| Exercise description |
Write out, word for word, only the lines from the one containing "Delta, Echo and" through the final line of the data.

| The records |
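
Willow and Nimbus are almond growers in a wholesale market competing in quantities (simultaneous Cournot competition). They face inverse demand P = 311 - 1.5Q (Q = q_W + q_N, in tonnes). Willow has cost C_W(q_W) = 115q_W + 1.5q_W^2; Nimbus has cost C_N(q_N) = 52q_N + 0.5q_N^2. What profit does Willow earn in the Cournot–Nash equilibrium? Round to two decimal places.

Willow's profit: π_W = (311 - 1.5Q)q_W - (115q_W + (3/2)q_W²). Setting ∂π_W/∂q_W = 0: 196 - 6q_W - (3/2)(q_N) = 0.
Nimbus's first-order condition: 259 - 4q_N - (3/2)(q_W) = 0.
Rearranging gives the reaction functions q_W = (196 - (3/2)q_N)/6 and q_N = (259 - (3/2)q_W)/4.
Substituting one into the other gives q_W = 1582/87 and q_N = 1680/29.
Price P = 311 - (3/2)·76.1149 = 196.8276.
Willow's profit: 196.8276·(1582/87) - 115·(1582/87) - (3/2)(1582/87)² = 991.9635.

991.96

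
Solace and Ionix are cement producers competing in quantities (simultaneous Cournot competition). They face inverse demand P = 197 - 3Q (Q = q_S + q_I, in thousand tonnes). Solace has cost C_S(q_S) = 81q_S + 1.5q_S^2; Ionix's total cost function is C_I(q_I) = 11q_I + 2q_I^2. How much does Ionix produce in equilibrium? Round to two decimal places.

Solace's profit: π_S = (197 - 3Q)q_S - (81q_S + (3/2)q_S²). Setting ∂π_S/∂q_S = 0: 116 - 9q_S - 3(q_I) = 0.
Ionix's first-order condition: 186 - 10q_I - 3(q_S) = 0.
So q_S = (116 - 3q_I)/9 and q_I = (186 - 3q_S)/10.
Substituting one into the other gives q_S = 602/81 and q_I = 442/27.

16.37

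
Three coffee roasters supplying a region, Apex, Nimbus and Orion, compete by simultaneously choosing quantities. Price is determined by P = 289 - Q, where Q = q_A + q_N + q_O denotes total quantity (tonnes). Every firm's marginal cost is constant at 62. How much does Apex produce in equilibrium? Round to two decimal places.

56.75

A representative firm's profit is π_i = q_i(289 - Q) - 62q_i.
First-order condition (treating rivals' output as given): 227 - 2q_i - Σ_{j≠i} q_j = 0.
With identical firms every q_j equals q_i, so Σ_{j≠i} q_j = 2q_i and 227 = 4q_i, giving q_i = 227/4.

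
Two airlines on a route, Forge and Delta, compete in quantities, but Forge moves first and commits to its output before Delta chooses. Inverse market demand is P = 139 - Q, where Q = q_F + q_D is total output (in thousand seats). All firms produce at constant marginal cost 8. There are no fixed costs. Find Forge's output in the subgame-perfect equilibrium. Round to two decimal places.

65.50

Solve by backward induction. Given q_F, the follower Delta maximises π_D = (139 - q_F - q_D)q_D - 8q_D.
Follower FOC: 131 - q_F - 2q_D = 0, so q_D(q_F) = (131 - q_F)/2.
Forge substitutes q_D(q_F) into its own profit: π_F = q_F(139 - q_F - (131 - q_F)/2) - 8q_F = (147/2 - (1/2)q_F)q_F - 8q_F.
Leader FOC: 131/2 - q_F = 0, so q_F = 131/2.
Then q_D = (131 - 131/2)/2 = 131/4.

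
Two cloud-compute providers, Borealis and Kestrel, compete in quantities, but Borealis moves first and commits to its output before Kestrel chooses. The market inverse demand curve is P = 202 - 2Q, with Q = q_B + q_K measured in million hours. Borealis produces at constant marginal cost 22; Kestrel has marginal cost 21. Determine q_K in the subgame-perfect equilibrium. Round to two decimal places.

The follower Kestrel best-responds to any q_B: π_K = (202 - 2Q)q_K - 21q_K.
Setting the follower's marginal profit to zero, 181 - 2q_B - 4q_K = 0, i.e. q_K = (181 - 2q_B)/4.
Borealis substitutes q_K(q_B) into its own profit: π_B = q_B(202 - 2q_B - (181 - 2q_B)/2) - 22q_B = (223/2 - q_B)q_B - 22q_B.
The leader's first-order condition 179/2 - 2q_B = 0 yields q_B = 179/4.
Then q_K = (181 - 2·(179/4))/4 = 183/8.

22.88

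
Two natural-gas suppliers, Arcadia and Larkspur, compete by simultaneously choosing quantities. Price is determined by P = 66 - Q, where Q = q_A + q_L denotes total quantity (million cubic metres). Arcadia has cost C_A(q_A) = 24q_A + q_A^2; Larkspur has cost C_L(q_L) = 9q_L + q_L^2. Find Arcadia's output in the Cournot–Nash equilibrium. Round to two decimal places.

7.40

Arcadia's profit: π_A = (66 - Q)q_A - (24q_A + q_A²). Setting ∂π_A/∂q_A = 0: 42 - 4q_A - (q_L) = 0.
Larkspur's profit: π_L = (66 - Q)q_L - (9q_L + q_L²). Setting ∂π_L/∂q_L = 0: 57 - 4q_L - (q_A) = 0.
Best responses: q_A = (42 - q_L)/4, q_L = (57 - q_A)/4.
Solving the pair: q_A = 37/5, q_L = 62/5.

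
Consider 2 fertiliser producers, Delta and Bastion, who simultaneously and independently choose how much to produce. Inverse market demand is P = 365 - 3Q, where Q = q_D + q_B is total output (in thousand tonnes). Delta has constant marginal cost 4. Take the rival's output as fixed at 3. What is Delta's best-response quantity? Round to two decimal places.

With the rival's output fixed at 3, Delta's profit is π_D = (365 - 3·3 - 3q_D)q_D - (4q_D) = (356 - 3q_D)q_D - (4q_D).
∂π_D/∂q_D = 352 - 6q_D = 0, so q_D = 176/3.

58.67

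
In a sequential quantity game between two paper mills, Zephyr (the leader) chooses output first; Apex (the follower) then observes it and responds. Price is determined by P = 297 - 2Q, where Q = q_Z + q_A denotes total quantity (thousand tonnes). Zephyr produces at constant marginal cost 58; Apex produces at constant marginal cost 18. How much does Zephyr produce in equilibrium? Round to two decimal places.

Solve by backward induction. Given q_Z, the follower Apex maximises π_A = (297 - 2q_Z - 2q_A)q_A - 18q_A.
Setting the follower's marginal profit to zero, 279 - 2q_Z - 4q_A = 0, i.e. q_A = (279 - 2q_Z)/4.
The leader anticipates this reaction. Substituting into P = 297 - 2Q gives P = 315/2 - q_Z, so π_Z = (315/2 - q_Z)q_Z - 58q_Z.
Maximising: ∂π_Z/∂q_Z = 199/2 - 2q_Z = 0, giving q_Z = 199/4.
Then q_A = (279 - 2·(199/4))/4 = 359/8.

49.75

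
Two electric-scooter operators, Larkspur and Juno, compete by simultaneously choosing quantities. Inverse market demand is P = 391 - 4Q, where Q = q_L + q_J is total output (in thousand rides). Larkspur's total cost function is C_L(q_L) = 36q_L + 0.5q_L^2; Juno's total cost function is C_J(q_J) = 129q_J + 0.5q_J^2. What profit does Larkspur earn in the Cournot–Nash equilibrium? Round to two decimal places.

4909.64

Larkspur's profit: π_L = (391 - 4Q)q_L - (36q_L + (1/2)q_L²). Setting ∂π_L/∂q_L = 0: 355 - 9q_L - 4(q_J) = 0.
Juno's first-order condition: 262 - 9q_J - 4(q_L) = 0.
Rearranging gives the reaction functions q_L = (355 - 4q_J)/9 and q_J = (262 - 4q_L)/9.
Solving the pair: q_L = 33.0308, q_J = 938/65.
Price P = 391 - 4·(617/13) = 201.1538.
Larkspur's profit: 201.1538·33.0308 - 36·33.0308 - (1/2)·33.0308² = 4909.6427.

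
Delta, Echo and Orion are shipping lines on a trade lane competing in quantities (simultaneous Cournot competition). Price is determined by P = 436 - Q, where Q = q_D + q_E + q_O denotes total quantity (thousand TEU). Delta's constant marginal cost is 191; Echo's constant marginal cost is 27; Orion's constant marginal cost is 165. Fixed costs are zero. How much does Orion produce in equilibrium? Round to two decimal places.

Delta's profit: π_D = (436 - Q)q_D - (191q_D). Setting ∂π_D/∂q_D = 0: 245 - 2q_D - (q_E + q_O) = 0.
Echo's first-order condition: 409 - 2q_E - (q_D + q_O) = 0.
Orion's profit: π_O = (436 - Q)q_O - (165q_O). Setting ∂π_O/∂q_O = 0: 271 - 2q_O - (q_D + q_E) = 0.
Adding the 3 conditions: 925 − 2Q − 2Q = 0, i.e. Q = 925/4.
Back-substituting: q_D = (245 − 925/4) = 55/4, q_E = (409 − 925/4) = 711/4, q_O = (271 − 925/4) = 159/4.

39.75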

| Solution for this task |
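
Delta, Echo and Orion are shipping lines on a trade lane competing in quantities (simultaneous Cournot competition). Price is determined by P = 436 - Q, where Q = q_D + q_E + q_O denotes total quantity (thousand TEU). Delta's constant marginal cost is 191; Echo's constant marginal cost is 27; Orion's constant marginal cost is 165. Fixed costs are zero. How much does Orion produce in equilibrium? Round to two decimal places.

Delta's profit: π_D = (436 - Q)q_D - (191q_D). Setting ∂π_D/∂q_D = 0: 245 - 2q_D - (q_E + q_O) = 0.
Echo's first-order condition: 409 - 2q_E - (q_D + q_O) = 0.
Orion's profit: π_O = (436 - Q)q_O - (165q_O). Setting ∂π_O/∂q_O = 0: 271 - 2q_O - (q_D + q_E) = 0.
Adding the 3 conditions: 925 − 2Q − 2Q = 0, i.e. Q = 925/4.
Back-substituting: q_D = (245 − 925/4) = 55/4, q_E = (409 − 925/4) = 711/4, q_O = (271 − 925/4) = 159/4.

39.75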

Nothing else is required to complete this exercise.